Material shown Block Start

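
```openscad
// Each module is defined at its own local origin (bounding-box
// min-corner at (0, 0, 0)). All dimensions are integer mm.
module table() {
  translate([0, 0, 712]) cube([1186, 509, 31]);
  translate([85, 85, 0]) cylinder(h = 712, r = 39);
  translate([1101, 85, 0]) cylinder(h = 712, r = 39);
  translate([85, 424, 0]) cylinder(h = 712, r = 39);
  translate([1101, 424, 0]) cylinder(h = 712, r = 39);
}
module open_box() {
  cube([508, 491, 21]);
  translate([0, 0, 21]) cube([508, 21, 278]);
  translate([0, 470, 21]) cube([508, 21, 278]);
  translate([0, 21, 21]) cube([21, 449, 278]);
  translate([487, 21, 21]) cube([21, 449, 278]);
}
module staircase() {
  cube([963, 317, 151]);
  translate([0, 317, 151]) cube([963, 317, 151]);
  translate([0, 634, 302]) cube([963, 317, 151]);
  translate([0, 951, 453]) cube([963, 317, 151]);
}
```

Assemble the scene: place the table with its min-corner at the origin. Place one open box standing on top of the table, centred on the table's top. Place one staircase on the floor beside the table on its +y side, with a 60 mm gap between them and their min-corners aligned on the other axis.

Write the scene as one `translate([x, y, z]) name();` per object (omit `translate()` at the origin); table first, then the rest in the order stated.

table();
translate([339, 9, 743]) open_box();
translate([0, 569, 0]) staircase();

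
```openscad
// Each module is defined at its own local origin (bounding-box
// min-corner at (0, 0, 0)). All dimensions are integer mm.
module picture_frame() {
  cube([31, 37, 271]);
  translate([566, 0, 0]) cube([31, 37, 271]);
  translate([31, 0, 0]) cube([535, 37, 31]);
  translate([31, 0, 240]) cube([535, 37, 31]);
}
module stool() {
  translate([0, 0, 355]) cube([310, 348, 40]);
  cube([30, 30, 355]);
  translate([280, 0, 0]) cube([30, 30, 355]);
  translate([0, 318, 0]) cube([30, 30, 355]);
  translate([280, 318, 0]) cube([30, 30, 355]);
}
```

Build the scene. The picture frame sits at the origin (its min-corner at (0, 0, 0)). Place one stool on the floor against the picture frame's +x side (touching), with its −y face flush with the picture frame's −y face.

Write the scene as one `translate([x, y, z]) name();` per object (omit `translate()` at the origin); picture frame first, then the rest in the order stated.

picture_frame();
translate([597, 0, 0]) stool();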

Material shown Block End

Exercise prompt → All of the entries should be repeated word for word.

Response to the exercise →
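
```openscad
// Each module is defined at its own local origin (bounding-box
// min-corner at (0, 0, 0)). All dimensions are integer mm.
module table() {
  translate([0, 0, 712]) cube([1186, 509, 31]);
  translate([85, 85, 0]) cylinder(h = 712, r = 39);
  translate([1101, 85, 0]) cylinder(h = 712, r = 39);
  translate([85, 424, 0]) cylinder(h = 712, r = 39);
  translate([1101, 424, 0]) cylinder(h = 712, r = 39);
}
module open_box() {
  cube([508, 491, 21]);
  translate([0, 0, 21]) cube([508, 21, 278]);
  translate([0, 470, 21]) cube([508, 21, 278]);
  translate([0, 21, 21]) cube([21, 449, 278]);
  translate([487, 21, 21]) cube([21, 449, 278]);
}
module staircase() {
  cube([963, 317, 151]);
  translate([0, 317, 151]) cube([963, 317, 151]);
  translate([0, 634, 302]) cube([963, 317, 151]);
  translate([0, 951, 453]) cube([963, 317, 151]);
}
```

Assemble the scene: place the table with its min-corner at the origin. Place one open box standing on top of the table, centred on the table's top. Place one staircase on the floor beside the table on its +y side, with a 60 mm gap between them and their min-corners aligned on the other axis.

Write the scene as one `translate([x, y, z]) name();` per object (omit `translate()` at the origin); table first, then the rest in the order stated.

table();
translate([339, 9, 743]) open_box();
translate([0, 569, 0]) staircase();

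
```openscad
// Each module is defined at its own local origin (bounding-box
// min-corner at (0, 0, 0)). All dimensions are integer mm.
module picture_frame() {
  cube([31, 37, 271]);
  translate([566, 0, 0]) cube([31, 37, 271]);
  translate([31, 0, 0]) cube([535, 37, 31]);
  translate([31, 0, 240]) cube([535, 37, 31]);
}
module stool() {
  translate([0, 0, 355]) cube([310, 348, 40]);
  cube([30, 30, 355]);
  translate([280, 0, 0]) cube([30, 30, 355]);
  translate([0, 318, 0]) cube([30, 30, 355]);
  translate([280, 318, 0]) cube([30, 30, 355]);
}
```

Build the scene. The picture frame sits at the origin (its min-corner at (0, 0, 0)). Place one stool on the floor against the picture frame's +x side (touching), with its −y face flush with the picture frame's −y face.

Write the scene as one `translate([x, y, z]) name();` per object (omit `translate()` at the origin); picture frame first, then the rest in the order stated.

picture_frame();
translate([597, 0, 0]) stool();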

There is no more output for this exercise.